What the task requires →
Could you print every record exactly as it stands?

───

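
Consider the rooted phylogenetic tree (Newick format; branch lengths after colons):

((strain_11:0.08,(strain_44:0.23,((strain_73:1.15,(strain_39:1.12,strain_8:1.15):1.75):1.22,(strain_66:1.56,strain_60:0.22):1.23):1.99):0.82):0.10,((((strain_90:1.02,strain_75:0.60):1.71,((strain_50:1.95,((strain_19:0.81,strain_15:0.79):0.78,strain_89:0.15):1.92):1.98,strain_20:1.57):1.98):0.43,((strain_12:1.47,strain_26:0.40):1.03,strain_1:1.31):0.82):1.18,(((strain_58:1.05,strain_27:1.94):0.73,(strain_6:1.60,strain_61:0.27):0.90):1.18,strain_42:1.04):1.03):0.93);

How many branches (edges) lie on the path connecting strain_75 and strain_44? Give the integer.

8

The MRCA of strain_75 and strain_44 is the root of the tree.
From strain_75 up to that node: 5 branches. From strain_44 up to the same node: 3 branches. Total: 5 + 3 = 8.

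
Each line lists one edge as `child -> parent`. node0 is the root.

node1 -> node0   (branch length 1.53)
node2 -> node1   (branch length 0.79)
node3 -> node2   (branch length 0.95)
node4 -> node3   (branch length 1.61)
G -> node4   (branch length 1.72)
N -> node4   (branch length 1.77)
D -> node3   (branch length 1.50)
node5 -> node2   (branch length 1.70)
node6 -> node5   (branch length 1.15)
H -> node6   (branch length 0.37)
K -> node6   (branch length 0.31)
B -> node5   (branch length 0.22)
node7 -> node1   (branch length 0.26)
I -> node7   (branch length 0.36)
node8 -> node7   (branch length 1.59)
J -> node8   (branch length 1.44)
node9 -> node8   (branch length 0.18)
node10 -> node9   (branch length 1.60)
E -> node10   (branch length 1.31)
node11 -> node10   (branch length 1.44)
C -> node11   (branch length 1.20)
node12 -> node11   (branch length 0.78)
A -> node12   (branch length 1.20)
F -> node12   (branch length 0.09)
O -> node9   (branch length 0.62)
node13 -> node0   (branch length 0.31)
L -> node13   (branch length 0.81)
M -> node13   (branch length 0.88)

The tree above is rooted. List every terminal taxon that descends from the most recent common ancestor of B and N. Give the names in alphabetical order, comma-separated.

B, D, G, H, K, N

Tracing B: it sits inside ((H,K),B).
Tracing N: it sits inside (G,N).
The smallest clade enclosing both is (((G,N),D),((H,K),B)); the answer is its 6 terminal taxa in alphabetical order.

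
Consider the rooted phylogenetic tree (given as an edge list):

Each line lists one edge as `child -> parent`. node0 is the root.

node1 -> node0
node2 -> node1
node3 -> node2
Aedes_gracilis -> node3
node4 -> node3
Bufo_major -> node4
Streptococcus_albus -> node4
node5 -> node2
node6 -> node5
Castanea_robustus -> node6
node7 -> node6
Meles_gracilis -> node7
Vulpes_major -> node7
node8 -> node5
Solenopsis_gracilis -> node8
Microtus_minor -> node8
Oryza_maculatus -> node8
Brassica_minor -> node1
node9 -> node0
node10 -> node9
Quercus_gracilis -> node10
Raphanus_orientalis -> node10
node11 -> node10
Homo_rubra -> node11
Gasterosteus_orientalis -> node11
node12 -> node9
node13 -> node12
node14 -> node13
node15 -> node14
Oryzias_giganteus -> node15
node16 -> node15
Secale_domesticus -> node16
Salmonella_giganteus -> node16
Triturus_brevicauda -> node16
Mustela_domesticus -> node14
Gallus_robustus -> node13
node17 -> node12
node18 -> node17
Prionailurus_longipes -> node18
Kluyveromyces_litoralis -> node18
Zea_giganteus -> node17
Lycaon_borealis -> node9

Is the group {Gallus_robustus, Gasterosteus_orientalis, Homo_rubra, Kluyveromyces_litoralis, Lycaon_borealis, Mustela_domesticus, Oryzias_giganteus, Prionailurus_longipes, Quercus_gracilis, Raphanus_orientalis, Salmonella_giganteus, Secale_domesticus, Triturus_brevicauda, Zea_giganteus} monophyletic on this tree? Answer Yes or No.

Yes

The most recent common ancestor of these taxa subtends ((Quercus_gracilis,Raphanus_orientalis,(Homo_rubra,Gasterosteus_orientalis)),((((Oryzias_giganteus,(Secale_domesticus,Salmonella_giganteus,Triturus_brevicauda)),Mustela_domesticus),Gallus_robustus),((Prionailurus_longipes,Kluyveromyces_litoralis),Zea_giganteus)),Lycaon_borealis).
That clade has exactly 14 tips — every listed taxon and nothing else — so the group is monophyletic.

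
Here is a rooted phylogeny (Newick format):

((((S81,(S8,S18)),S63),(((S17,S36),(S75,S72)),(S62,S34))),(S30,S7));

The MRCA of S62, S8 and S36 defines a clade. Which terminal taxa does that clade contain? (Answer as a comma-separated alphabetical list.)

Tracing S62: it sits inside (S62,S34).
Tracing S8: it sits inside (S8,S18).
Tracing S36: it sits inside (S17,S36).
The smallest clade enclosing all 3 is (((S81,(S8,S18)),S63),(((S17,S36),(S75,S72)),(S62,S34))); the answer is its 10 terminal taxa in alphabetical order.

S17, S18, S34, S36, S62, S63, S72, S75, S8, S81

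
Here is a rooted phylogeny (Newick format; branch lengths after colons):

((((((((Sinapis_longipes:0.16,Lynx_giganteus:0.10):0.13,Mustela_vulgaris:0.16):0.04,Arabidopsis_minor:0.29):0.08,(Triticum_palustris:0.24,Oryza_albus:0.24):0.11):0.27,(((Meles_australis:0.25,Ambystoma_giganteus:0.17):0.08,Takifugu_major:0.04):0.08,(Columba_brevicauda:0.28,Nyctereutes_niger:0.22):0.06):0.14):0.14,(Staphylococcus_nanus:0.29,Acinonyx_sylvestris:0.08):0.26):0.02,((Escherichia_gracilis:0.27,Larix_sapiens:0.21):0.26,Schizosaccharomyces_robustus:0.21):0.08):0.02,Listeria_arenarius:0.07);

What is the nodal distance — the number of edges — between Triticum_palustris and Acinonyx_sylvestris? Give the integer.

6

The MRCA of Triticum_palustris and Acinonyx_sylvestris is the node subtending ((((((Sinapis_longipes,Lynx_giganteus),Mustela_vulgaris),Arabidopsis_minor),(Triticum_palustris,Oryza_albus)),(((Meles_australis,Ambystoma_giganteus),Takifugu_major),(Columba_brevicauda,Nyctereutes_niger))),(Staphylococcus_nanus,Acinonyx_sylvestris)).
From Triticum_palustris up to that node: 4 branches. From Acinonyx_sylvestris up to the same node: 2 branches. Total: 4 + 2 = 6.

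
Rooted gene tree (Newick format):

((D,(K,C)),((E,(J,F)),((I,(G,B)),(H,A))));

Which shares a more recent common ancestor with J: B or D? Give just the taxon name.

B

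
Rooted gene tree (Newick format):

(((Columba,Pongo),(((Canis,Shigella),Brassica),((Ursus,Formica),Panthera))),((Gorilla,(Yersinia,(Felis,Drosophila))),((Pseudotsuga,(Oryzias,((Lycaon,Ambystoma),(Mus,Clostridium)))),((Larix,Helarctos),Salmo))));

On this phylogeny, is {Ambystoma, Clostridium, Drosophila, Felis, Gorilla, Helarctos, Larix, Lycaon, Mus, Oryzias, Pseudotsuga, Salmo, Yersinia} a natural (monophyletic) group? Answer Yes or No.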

───

Result for this task →
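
Consider the rooted phylogenetic tree (Newick format; branch lengths after colons):

((strain_11:0.08,(strain_44:0.23,((strain_73:1.15,(strain_39:1.12,strain_8:1.15):1.75):1.22,(strain_66:1.56,strain_60:0.22):1.23):1.99):0.82):0.10,((((strain_90:1.02,strain_75:0.60):1.71,((strain_50:1.95,((strain_19:0.81,strain_15:0.79):0.78,strain_89:0.15):1.92):1.98,strain_20:1.57):1.98):0.43,((strain_12:1.47,strain_26:0.40):1.03,strain_1:1.31):0.82):1.18,(((strain_58:1.05,strain_27:1.94):0.73,(strain_6:1.60,strain_61:0.27):0.90):1.18,strain_42:1.04):1.03):0.93);

How many branches (edges) lie on the path connecting strain_75 and strain_44? Give the integer.

8

The MRCA of strain_75 and strain_44 is the root of the tree.
From strain_75 up to that node: 5 branches. From strain_44 up to the same node: 3 branches. Total: 5 + 3 = 8.

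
Each line lists one edge as `child -> parent`. node0 is the root.

node1 -> node0   (branch length 1.53)
node2 -> node1   (branch length 0.79)
node3 -> node2   (branch length 0.95)
node4 -> node3   (branch length 1.61)
G -> node4   (branch length 1.72)
N -> node4   (branch length 1.77)
D -> node3   (branch length 1.50)
node5 -> node2   (branch length 1.70)
node6 -> node5   (branch length 1.15)
H -> node6   (branch length 0.37)
K -> node6   (branch length 0.31)
B -> node5   (branch length 0.22)
node7 -> node1   (branch length 0.26)
I -> node7   (branch length 0.36)
node8 -> node7   (branch length 1.59)
J -> node8   (branch length 1.44)
node9 -> node8   (branch length 0.18)
node10 -> node9   (branch length 1.60)
E -> node10   (branch length 1.31)
node11 -> node10   (branch length 1.44)
C -> node11   (branch length 1.20)
node12 -> node11   (branch length 0.78)
A -> node12   (branch length 1.20)
F -> node12   (branch length 0.09)
O -> node9   (branch length 0.62)
node13 -> node0   (branch length 0.31)
L -> node13   (branch length 0.81)
M -> node13   (branch length 0.88)

The tree above is rooted. List every terminal taxon that descends from the most recent common ancestor of B and N. Give the names in alphabetical order, comma-separated.

B, D, G, H, K, N

Tracing B: it sits inside ((H,K),B).
Tracing N: it sits inside (G,N).
The smallest clade enclosing both is (((G,N),D),((H,K),B)); the answer is its 6 terminal taxa in alphabetical order.

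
Consider the rooted phylogenetic tree (given as an edge list):

Each line lists one edge as `child -> parent`. node0 is the root.

node1 -> node0
node2 -> node1
node3 -> node2
Aedes_gracilis -> node3
node4 -> node3
Bufo_major -> node4
Streptococcus_albus -> node4
node5 -> node2
node6 -> node5
Castanea_robustus -> node6
node7 -> node6
Meles_gracilis -> node7
Vulpes_major -> node7
node8 -> node5
Solenopsis_gracilis -> node8
Microtus_minor -> node8
Oryza_maculatus -> node8
Brassica_minor -> node1
node9 -> node0
node10 -> node9
Quercus_gracilis -> node10
Raphanus_orientalis -> node10
node11 -> node10
Homo_rubra -> node11
Gasterosteus_orientalis -> node11
node12 -> node9
node13 -> node12
node14 -> node13
node15 -> node14
Oryzias_giganteus -> node15
node16 -> node15
Secale_domesticus -> node16
Salmonella_giganteus -> node16
Triturus_brevicauda -> node16
Mustela_domesticus -> node14
Gallus_robustus -> node13
node17 -> node12
node18 -> node17
Prionailurus_longipes -> node18
Kluyveromyces_litoralis -> node18
Zea_giganteus -> node17
Lycaon_borealis -> node9

Is the group {Gallus_robustus, Gasterosteus_orientalis, Homo_rubra, Kluyveromyces_litoralis, Lycaon_borealis, Mustela_domesticus, Oryzias_giganteus, Prionailurus_longipes, Quercus_gracilis, Raphanus_orientalis, Salmonella_giganteus, Secale_domesticus, Triturus_brevicauda, Zea_giganteus} monophyletic on this tree? Answer Yes or No.

Yes

The most recent common ancestor of these taxa subtends ((Quercus_gracilis,Raphanus_orientalis,(Homo_rubra,Gasterosteus_orientalis)),((((Oryzias_giganteus,(Secale_domesticus,Salmonella_giganteus,Triturus_brevicauda)),Mustela_domesticus),Gallus_robustus),((Prionailurus_longipes,Kluyveromyces_litoralis),Zea_giganteus)),Lycaon_borealis).
That clade has exactly 14 tips — every listed taxon and nothing else — so the group is monophyletic.

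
Here is a rooted phylogeny (Newick format):

((((S81,(S8,S18)),S63),(((S17,S36),(S75,S72)),(S62,S34))),(S30,S7));

The MRCA of S62, S8 and S36 defines a clade. Which terminal taxa does that clade contain? (Answer as a comma-separated alphabetical list.)

Tracing S62: it sits inside (S62,S34).
Tracing S8: it sits inside (S8,S18).
Tracing S36: it sits inside (S17,S36).
The smallest clade enclosing all 3 is (((S81,(S8,S18)),S63),(((S17,S36),(S75,S72)),(S62,S34))); the answer is its 10 terminal taxa in alphabetical order.

S17, S18, S34, S36, S62, S63, S72, S75, S8, S81

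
Here is a rooted phylogeny (Newick format; branch lengths after colons):

((((((((Sinapis_longipes:0.16,Lynx_giganteus:0.10):0.13,Mustela_vulgaris:0.16):0.04,Arabidopsis_minor:0.29):0.08,(Triticum_palustris:0.24,Oryza_albus:0.24):0.11):0.27,(((Meles_australis:0.25,Ambystoma_giganteus:0.17):0.08,Takifugu_major:0.04):0.08,(Columba_brevicauda:0.28,Nyctereutes_niger:0.22):0.06):0.14):0.14,(Staphylococcus_nanus:0.29,Acinonyx_sylvestris:0.08):0.26):0.02,((Escherichia_gracilis:0.27,Larix_sapiens:0.21):0.26,Schizosaccharomyces_robustus:0.21):0.08):0.02,Listeria_arenarius:0.07);

What is the nodal distance — the number of edges — between Triticum_palustris and Acinonyx_sylvestris? Give the integer.

6

The MRCA of Triticum_palustris and Acinonyx_sylvestris is the node subtending ((((((Sinapis_longipes,Lynx_giganteus),Mustela_vulgaris),Arabidopsis_minor),(Triticum_palustris,Oryza_albus)),(((Meles_australis,Ambystoma_giganteus),Takifugu_major),(Columba_brevicauda,Nyctereutes_niger))),(Staphylococcus_nanus,Acinonyx_sylvestris)).
From Triticum_palustris up to that node: 4 branches. From Acinonyx_sylvestris up to the same node: 2 branches. Total: 4 + 2 = 6.

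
Rooted gene tree (Newick format):

((D,(K,C)),((E,(J,F)),((I,(G,B)),(H,A))));

Which shares a more recent common ancestor with J: B or D? Give just the taxon name.

B

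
Rooted gene tree (Newick format):

(((Columba,Pongo),(((Canis,Shigella),Brassica),((Ursus,Formica),Panthera))),((Gorilla,(Yersinia,(Felis,Drosophila))),((Pseudotsuga,(Oryzias,((Lycaon,Ambystoma),(Mus,Clostridium)))),((Larix,Helarctos),Salmo))));

On this phylogeny, is {Ambystoma, Clostridium, Drosophila, Felis, Gorilla, Helarctos, Larix, Lycaon, Mus, Oryzias, Pseudotsuga, Salmo, Yersinia} a natural (monophyletic) group? Answer Yes or No.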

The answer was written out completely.